--- INFORMATION Enclosed Below ---
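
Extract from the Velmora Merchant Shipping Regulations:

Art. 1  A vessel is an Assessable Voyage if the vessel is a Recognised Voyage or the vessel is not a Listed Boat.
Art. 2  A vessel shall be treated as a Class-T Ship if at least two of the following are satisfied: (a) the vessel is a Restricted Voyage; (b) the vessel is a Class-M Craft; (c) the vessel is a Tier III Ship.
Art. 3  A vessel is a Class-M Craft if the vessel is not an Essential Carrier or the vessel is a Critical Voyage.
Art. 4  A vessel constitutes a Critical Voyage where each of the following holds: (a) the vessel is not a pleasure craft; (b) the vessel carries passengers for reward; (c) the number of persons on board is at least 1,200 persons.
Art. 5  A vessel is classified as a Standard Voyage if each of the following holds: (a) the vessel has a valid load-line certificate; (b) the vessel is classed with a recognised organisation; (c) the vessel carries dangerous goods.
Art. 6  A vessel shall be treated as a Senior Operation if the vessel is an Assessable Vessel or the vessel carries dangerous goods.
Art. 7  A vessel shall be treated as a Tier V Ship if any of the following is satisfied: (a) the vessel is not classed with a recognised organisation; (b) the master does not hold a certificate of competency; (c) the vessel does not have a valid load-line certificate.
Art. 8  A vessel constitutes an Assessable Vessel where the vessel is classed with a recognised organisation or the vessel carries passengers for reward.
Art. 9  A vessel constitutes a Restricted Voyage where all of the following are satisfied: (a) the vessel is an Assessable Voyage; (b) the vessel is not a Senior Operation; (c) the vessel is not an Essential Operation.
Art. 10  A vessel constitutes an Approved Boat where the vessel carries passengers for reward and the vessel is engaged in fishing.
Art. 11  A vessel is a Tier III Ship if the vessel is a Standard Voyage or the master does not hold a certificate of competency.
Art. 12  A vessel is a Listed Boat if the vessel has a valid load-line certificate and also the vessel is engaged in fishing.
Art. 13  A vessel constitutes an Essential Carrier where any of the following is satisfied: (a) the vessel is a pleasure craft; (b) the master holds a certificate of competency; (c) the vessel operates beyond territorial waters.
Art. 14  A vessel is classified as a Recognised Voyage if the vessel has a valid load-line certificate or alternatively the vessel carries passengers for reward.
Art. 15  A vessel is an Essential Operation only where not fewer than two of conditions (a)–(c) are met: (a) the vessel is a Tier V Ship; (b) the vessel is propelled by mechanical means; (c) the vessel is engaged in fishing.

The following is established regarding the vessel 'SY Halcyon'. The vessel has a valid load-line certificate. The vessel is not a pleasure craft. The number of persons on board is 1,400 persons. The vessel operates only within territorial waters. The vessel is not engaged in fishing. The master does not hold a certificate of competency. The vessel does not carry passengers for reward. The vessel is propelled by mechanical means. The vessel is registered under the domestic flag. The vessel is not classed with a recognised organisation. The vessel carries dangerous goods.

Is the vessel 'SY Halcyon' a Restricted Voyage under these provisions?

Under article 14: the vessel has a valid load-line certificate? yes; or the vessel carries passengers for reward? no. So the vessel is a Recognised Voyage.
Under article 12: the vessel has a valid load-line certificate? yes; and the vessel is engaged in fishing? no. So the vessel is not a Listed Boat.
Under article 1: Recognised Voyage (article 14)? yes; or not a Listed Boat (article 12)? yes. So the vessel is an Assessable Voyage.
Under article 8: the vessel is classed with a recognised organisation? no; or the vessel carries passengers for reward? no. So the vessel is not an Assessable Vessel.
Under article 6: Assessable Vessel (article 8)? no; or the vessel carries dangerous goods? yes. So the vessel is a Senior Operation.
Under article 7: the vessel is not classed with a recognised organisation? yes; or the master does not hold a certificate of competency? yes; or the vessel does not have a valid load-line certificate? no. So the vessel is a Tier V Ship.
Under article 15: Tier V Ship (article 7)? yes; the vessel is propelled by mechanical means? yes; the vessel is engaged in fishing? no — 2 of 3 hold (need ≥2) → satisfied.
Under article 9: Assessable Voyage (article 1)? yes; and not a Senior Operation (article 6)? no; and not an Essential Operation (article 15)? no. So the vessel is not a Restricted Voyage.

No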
--- End of Enclosed INFORMATION ---
## TASK DESCRIPTION
Lines containing the word "Critical" are to be tallied across the entries above; give only the resulting count.

## RESPONSE
2